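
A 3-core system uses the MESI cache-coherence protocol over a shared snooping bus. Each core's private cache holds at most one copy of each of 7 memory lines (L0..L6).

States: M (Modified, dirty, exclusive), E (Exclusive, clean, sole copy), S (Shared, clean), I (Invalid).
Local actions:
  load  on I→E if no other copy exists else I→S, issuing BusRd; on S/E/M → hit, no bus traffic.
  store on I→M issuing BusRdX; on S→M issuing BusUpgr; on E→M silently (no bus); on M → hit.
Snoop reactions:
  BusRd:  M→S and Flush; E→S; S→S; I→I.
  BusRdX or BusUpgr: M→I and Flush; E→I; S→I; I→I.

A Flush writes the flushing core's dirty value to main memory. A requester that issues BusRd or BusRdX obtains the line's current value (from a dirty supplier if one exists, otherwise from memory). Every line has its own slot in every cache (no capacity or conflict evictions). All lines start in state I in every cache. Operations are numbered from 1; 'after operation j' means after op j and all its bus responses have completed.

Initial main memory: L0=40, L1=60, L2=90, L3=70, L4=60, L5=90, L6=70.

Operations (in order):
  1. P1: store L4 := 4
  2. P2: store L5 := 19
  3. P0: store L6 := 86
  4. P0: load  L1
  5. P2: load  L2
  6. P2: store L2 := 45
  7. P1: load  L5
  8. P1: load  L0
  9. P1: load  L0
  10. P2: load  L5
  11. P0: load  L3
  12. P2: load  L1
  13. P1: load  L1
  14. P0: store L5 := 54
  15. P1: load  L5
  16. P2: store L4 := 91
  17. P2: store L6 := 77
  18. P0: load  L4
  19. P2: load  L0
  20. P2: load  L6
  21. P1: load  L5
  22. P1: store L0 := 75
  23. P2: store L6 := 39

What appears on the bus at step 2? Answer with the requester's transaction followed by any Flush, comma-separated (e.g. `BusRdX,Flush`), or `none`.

1. P1: store L4 := 4  bus=[BusRdX]  L4: P0=I P1=M P2=I  mem[L4]=60
2. P2: store L5 := 19  bus=[BusRdX]  L5: P0=I P1=I P2=M  mem[L5]=90
3. P0: store L6 := 86  bus=[BusRdX]  L6: P0=M P1=I P2=I  mem[L6]=70
4. P0: load  L1  bus=[BusRd]  L1: P0=E P1=I P2=I  mem[L1]=60
5. P2: load  L2  bus=[BusRd]  L2: P0=I P1=I P2=E  mem[L2]=90
6. P2: store L2 := 45  bus=[-]  L2: P0=I P1=I P2=M  mem[L2]=90
7. P1: load  L5  bus=[BusRd,Flush]  L5: P0=I P1=S P2=S  mem[L5]=19
8. P1: load  L0  bus=[BusRd]  L0: P0=I P1=E P2=I  mem[L0]=40
9. P1: load  L0  bus=[-]  L0: P0=I P1=E P2=I  mem[L0]=40
10. P2: load  L5  bus=[-]  L5: P0=I P1=S P2=S  mem[L5]=19
11. P0: load  L3  bus=[BusRd]  L3: P0=E P1=I P2=I  mem[L3]=70
12. P2: load  L1  bus=[BusRd]  L1: P0=S P1=I P2=S  mem[L1]=60
13. P1: load  L1  bus=[BusRd]  L1: P0=S P1=S P2=S  mem[L1]=60
14. P0: store L5 := 54  bus=[BusRdX]  L5: P0=M P1=I P2=I  mem[L5]=19
15. P1: load  L5  bus=[BusRd,Flush]  L5: P0=S P1=S P2=I  mem[L5]=54
16. P2: store L4 := 91  bus=[BusRdX,Flush]  L4: P0=I P1=I P2=M  mem[L4]=4
17. P2: store L6 := 77  bus=[BusRdX,Flush]  L6: P0=I P1=I P2=M  mem[L6]=86
18. P0: load  L4  bus=[BusRd,Flush]  L4: P0=S P1=I P2=S  mem[L4]=91
19. P2: load  L0  bus=[BusRd]  L0: P0=I P1=S P2=S  mem[L0]=40
20. P2: load  L6  bus=[-]  L6: P0=I P1=I P2=M  mem[L6]=86
21. P1: load  L5  bus=[-]  L5: P0=S P1=S P2=I  mem[L5]=54
22. P1: store L0 := 75  bus=[BusUpgr]  L0: P0=I P1=M P2=I  mem[L0]=40
23. P2: store L6 := 39  bus=[-]  L6: P0=I P1=I P2=M  mem[L6]=86

bus = BusRdX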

- Your instructions:
The data above is to be restated line for line, word for word.

- Output of the task:
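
A 3-core system uses the MESI cache-coherence protocol over a shared snooping bus. Each core's private cache holds at most one copy of each of 7 memory lines (L0..L6).

States: M (Modified, dirty, exclusive), E (Exclusive, clean, sole copy), S (Shared, clean), I (Invalid).
Local actions:
  load  on I→E if no other copy exists else I→S, issuing BusRd; on S/E/M → hit, no bus traffic.
  store on I→M issuing BusRdX; on S→M issuing BusUpgr; on E→M silently (no bus); on M → hit.
Snoop reactions:
  BusRd:  M→S and Flush; E→S; S→S; I→I.
  BusRdX or BusUpgr: M→I and Flush; E→I; S→I; I→I.

A Flush writes the flushing core's dirty value to main memory. A requester that issues BusRd or BusRdX obtains the line's current value (from a dirty supplier if one exists, otherwise from memory). Every line has its own slot in every cache (no capacity or conflict evictions). All lines start in state I in every cache. Operations are numbered from 1; 'after operation j' means after op j and all its bus responses have completed.

Initial main memory: L0=40, L1=60, L2=90, L3=70, L4=60, L5=90, L6=70.

Operations (in order):
  1. P1: store L4 := 4
  2. P2: store L5 := 19
  3. P0: store L6 := 86
  4. P0: load  L1
  5. P2: load  L2
  6. P2: store L2 := 45
  7. P1: load  L5
  8. P1: load  L0
  9. P1: load  L0
  10. P2: load  L5
  11. P0: load  L3
  12. P2: load  L1
  13. P1: load  L1
  14. P0: store L5 := 54
  15. P1: load  L5
  16. P2: store L4 := 91
  17. P2: store L6 := 77
  18. P0: load  L4
  19. P2: load  L0
  20. P2: load  L6
  21. P1: load  L5
  22. P1: store L0 := 75
  23. P2: store L6 := 39

What appears on the bus at step 2? Answer with the requester's transaction followed by any Flush, comma-separated (e.g. `BusRdX,Flush`), or `none`.

1. P1: store L4 := 4  bus=[BusRdX]  L4: P0=I P1=M P2=I  mem[L4]=60
2. P2: store L5 := 19  bus=[BusRdX]  L5: P0=I P1=I P2=M  mem[L5]=90
3. P0: store L6 := 86  bus=[BusRdX]  L6: P0=M P1=I P2=I  mem[L6]=70
4. P0: load  L1  bus=[BusRd]  L1: P0=E P1=I P2=I  mem[L1]=60
5. P2: load  L2  bus=[BusRd]  L2: P0=I P1=I P2=E  mem[L2]=90
6. P2: store L2 := 45  bus=[-]  L2: P0=I P1=I P2=M  mem[L2]=90
7. P1: load  L5  bus=[BusRd,Flush]  L5: P0=I P1=S P2=S  mem[L5]=19
8. P1: load  L0  bus=[BusRd]  L0: P0=I P1=E P2=I  mem[L0]=40
9. P1: load  L0  bus=[-]  L0: P0=I P1=E P2=I  mem[L0]=40
10. P2: load  L5  bus=[-]  L5: P0=I P1=S P2=S  mem[L5]=19
11. P0: load  L3  bus=[BusRd]  L3: P0=E P1=I P2=I  mem[L3]=70
12. P2: load  L1  bus=[BusRd]  L1: P0=S P1=I P2=S  mem[L1]=60
13. P1: load  L1  bus=[BusRd]  L1: P0=S P1=S P2=S  mem[L1]=60
14. P0: store L5 := 54  bus=[BusRdX]  L5: P0=M P1=I P2=I  mem[L5]=19
15. P1: load  L5  bus=[BusRd,Flush]  L5: P0=S P1=S P2=I  mem[L5]=54
16. P2: store L4 := 91  bus=[BusRdX,Flush]  L4: P0=I P1=I P2=M  mem[L4]=4
17. P2: store L6 := 77  bus=[BusRdX,Flush]  L6: P0=I P1=I P2=M  mem[L6]=86
18. P0: load  L4  bus=[BusRd,Flush]  L4: P0=S P1=I P2=S  mem[L4]=91
19. P2: load  L0  bus=[BusRd]  L0: P0=I P1=S P2=S  mem[L0]=40
20. P2: load  L6  bus=[-]  L6: P0=I P1=I P2=M  mem[L6]=86
21. P1: load  L5  bus=[-]  L5: P0=S P1=S P2=I  mem[L5]=54
22. P1: store L0 := 75  bus=[BusUpgr]  L0: P0=I P1=M P2=I  mem[L0]=40
23. P2: store L6 := 39  bus=[-]  L6: P0=I P1=I P2=M  mem[L6]=86

bus = BusRdX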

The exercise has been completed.